━━ LISTED ENTRIES

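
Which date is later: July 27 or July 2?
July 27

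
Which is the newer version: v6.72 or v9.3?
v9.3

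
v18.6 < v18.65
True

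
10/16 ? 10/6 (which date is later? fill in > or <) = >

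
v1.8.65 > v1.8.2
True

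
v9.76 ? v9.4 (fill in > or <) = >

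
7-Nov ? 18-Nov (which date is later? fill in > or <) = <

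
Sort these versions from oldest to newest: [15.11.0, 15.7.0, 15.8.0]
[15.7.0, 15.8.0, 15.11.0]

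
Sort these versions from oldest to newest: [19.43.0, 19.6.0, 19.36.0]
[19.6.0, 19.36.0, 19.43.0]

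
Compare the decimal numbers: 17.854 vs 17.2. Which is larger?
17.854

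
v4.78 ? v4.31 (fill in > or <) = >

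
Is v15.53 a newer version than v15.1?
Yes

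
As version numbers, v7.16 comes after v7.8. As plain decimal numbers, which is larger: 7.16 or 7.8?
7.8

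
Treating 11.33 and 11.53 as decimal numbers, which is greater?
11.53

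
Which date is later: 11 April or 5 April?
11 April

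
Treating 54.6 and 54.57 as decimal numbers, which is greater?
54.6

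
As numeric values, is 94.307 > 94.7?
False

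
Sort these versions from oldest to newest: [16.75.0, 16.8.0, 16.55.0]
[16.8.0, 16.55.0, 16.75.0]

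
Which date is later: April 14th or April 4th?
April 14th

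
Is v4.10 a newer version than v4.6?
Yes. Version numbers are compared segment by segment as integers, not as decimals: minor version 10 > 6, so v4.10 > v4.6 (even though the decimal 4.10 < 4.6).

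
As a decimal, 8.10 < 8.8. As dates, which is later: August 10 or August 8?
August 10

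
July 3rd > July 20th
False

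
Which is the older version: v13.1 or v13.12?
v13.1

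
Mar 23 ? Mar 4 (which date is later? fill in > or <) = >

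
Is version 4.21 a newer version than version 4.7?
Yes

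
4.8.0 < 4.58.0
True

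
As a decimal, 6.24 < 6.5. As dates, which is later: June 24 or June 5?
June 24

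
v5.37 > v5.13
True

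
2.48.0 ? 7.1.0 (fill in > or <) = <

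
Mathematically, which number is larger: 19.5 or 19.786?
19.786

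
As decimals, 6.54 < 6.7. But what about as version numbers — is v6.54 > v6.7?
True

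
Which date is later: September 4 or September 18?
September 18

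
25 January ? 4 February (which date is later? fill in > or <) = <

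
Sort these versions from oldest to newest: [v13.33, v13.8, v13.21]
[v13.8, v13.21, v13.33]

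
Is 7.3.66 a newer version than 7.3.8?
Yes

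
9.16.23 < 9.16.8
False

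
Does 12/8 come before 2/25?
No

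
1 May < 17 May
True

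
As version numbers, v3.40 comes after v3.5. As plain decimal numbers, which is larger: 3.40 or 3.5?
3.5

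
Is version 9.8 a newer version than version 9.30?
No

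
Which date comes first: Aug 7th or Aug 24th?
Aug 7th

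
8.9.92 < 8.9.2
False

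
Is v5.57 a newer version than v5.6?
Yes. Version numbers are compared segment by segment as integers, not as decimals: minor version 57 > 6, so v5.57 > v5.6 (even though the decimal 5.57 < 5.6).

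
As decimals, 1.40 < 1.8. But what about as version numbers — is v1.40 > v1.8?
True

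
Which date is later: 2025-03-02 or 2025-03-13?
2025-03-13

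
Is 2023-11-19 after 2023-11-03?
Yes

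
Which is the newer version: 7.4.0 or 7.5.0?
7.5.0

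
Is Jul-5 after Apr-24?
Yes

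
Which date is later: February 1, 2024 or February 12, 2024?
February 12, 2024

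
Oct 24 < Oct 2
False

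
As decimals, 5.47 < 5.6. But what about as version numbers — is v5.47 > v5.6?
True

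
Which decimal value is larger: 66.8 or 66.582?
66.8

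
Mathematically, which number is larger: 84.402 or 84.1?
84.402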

━━━━

**ACTIVITY**
Tally, in the data above, the lines where the word "fill" occurs, and give the figure alone.

**RESPONSE TO THE TASK**
7